# [EXTRACTED DATA]
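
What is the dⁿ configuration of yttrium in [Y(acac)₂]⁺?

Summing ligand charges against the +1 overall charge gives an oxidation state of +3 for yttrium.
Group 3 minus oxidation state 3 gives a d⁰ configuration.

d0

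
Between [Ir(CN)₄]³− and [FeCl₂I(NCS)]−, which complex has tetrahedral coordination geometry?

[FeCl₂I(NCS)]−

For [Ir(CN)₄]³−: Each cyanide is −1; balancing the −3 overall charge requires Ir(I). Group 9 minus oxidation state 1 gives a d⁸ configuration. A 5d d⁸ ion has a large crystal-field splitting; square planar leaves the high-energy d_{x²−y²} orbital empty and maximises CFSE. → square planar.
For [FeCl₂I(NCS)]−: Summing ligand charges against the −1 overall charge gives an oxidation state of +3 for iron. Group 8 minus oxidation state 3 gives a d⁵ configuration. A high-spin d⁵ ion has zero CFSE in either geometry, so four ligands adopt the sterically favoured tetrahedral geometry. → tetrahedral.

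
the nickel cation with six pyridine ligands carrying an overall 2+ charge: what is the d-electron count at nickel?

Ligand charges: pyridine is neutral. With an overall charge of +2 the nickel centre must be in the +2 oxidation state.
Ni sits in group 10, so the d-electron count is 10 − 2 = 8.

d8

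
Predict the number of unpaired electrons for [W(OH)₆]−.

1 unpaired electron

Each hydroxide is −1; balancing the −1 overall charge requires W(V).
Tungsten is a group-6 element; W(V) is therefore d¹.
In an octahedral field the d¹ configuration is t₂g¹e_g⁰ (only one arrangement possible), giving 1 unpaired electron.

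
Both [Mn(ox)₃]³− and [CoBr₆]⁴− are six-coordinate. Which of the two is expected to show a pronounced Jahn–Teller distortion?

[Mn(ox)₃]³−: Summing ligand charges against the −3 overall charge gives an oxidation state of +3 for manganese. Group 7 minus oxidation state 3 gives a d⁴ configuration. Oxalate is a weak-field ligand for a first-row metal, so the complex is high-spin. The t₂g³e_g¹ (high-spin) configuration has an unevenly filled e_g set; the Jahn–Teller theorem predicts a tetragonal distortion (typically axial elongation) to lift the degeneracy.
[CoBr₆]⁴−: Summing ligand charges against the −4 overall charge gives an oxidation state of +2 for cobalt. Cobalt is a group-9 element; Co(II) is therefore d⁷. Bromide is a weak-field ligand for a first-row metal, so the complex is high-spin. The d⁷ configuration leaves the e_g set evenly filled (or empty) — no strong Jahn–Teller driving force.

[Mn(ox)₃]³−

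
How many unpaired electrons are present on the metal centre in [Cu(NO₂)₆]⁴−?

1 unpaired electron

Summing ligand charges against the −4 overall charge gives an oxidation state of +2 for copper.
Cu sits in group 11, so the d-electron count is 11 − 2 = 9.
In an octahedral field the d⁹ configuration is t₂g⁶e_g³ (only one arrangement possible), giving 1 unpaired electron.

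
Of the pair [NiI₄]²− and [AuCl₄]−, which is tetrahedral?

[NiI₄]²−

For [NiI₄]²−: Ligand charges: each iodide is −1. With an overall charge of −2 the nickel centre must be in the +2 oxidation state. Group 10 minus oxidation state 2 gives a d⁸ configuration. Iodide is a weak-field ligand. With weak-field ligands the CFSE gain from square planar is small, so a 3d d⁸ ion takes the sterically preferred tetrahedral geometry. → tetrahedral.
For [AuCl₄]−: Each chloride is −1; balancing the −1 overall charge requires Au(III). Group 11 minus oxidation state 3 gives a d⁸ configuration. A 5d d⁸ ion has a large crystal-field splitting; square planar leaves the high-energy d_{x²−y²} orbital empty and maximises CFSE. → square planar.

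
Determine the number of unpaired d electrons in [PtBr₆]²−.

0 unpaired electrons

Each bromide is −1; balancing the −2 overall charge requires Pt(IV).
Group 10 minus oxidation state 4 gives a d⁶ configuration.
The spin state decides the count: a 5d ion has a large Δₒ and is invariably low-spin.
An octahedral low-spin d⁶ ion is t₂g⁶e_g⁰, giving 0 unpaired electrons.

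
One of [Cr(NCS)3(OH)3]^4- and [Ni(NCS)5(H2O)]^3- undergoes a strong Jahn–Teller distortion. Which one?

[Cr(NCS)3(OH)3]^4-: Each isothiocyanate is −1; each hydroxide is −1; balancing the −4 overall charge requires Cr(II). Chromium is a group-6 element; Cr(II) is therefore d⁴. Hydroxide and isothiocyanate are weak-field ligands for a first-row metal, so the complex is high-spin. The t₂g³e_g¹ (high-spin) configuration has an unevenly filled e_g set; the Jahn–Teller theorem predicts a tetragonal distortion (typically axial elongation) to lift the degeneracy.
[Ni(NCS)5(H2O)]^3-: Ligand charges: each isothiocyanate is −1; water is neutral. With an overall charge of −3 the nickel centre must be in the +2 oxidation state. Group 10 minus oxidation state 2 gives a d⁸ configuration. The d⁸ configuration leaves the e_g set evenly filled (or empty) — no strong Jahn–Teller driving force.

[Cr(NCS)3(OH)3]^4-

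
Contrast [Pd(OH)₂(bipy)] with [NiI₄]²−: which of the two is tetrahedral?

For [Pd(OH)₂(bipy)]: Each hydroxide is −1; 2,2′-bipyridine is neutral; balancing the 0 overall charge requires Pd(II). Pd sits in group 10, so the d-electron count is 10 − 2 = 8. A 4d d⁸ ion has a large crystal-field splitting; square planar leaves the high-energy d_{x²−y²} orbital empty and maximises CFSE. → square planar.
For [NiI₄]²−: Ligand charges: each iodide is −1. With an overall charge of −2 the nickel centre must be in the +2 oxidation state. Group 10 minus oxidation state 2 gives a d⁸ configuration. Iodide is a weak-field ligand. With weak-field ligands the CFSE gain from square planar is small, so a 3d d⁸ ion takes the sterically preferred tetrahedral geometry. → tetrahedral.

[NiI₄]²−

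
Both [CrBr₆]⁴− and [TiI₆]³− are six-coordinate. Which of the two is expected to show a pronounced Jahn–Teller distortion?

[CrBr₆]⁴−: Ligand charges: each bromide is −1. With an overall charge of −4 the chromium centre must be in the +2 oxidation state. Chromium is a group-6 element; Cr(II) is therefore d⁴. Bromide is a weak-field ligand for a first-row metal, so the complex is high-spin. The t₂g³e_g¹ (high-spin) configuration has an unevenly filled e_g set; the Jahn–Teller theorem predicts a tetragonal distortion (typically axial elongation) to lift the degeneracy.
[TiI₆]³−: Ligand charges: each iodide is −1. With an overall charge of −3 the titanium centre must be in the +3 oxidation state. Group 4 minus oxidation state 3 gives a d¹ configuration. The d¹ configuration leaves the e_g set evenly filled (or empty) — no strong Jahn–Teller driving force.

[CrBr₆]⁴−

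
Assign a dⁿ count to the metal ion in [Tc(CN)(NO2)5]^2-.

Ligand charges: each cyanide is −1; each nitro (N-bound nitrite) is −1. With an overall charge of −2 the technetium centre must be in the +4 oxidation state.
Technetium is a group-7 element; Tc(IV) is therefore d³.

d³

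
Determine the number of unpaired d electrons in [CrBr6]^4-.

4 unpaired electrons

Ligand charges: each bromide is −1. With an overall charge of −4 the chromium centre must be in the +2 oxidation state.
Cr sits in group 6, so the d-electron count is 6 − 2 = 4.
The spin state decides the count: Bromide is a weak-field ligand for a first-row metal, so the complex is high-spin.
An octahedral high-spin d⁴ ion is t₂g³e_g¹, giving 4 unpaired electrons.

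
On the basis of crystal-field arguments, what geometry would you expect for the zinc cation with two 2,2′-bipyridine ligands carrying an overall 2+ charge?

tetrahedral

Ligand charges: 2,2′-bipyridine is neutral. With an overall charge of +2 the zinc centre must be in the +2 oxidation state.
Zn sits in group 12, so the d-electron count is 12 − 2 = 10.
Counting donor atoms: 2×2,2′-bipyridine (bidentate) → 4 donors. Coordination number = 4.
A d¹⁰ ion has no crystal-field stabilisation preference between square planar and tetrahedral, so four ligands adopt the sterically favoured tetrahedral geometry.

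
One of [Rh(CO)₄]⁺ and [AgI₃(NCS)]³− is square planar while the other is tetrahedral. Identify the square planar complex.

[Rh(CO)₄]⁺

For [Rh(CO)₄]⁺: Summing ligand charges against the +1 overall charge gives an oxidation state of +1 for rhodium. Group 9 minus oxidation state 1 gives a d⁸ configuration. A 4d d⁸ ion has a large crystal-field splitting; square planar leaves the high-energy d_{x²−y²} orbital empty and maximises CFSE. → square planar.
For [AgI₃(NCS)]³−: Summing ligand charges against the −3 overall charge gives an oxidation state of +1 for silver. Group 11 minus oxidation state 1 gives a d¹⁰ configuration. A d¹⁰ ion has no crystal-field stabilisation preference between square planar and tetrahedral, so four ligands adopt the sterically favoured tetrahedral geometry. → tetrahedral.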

# [TASK REQUIREMENTS]
Beginning with the line that holds "Determine the number of unpaired d electrons in [CrBr6]^4-." and ending with the last line of the material, output each line exactly and nothing beyond them.

# [EXERCISE OUTPUT]
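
Determine the number of unpaired d electrons in [CrBr6]^4-.

4 unpaired electrons

Ligand charges: each bromide is −1. With an overall charge of −4 the chromium centre must be in the +2 oxidation state.
Cr sits in group 6, so the d-electron count is 6 − 2 = 4.
The spin state decides the count: Bromide is a weak-field ligand for a first-row metal, so the complex is high-spin.
An octahedral high-spin d⁴ ion is t₂g³e_g¹, giving 4 unpaired electrons.

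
On the basis of crystal-field arguments, what geometry would you expect for the zinc cation with two 2,2′-bipyridine ligands carrying an overall 2+ charge?

tetrahedral

Ligand charges: 2,2′-bipyridine is neutral. With an overall charge of +2 the zinc centre must be in the +2 oxidation state.
Zn sits in group 12, so the d-electron count is 12 − 2 = 10.
Counting donor atoms: 2×2,2′-bipyridine (bidentate) → 4 donors. Coordination number = 4.
A d¹⁰ ion has no crystal-field stabilisation preference between square planar and tetrahedral, so four ligands adopt the sterically favoured tetrahedral geometry.

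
One of [Rh(CO)₄]⁺ and [AgI₃(NCS)]³− is square planar while the other is tetrahedral. Identify the square planar complex.

[Rh(CO)₄]⁺

For [Rh(CO)₄]⁺: Summing ligand charges against the +1 overall charge gives an oxidation state of +1 for rhodium. Group 9 minus oxidation state 1 gives a d⁸ configuration. A 4d d⁸ ion has a large crystal-field splitting; square planar leaves the high-energy d_{x²−y²} orbital empty and maximises CFSE. → square planar.
For [AgI₃(NCS)]³−: Summing ligand charges against the −3 overall charge gives an oxidation state of +1 for silver. Group 11 minus oxidation state 1 gives a d¹⁰ configuration. A d¹⁰ ion has no crystal-field stabilisation preference between square planar and tetrahedral, so four ligands adopt the sterically favoured tetrahedral geometry. → tetrahedral.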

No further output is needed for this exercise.